*** Dataset entries
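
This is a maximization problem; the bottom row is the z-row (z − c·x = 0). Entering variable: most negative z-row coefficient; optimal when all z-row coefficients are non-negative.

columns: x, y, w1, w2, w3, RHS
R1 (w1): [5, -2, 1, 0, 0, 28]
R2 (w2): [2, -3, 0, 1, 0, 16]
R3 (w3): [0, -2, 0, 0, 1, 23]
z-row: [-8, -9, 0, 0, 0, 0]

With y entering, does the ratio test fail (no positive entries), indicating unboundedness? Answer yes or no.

yes

Every constraint-row entry in column y is ≤ 0, so increasing y is unbounded.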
******
(Instructions to follow): For this exercise, the answer is the lines from the one containing "R1 (w1): [5, -2, 1, 0, 0, 28]" through the end of the listing above, reproduced exactly.

(Response area):
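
R1 (w1): [5, -2, 1, 0, 0, 28]
R2 (w2): [2, -3, 0, 1, 0, 16]
R3 (w3): [0, -2, 0, 0, 1, 23]
z-row: [-8, -9, 0, 0, 0, 0]

With y entering, does the ratio test fail (no positive entries), indicating unboundedness? Answer yes or no.

yes

Every constraint-row entry in column y is ≤ 0, so increasing y is unbounded.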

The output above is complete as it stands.